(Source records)
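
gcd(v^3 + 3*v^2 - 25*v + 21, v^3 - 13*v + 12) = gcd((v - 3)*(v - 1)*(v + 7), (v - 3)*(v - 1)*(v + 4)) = v^2 - 4*v + 3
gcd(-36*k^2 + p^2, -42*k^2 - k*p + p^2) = 6*k + p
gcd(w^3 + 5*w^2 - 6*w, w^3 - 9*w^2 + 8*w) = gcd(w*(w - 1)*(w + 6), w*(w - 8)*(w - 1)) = w^2 - w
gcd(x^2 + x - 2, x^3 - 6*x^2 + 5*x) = x - 1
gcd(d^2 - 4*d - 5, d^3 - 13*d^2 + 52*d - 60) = d - 5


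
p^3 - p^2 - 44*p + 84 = (p - 6)*(p - 2)*(p + 7)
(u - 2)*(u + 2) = u^2 - 4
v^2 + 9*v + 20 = (v + 4)*(v + 5)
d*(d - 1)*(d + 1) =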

__INSTRUCTIONS TO FOLLOW__
Reproduce exactly what appears from the line containing "gcd(-36*k^2 + p^2, -42*k^2" down to the final line of the data.

__FINAL ANSWER__
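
gcd(-36*k^2 + p^2, -42*k^2 - k*p + p^2) = 6*k + p
gcd(w^3 + 5*w^2 - 6*w, w^3 - 9*w^2 + 8*w) = gcd(w*(w - 1)*(w + 6), w*(w - 8)*(w - 1)) = w^2 - w
gcd(x^2 + x - 2, x^3 - 6*x^2 + 5*x) = x - 1
gcd(d^2 - 4*d - 5, d^3 - 13*d^2 + 52*d - 60) = d - 5


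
p^3 - p^2 - 44*p + 84 = (p - 6)*(p - 2)*(p + 7)
(u - 2)*(u + 2) = u^2 - 4
v^2 + 9*v + 20 = (v + 4)*(v + 5)
d*(d - 1)*(d + 1) =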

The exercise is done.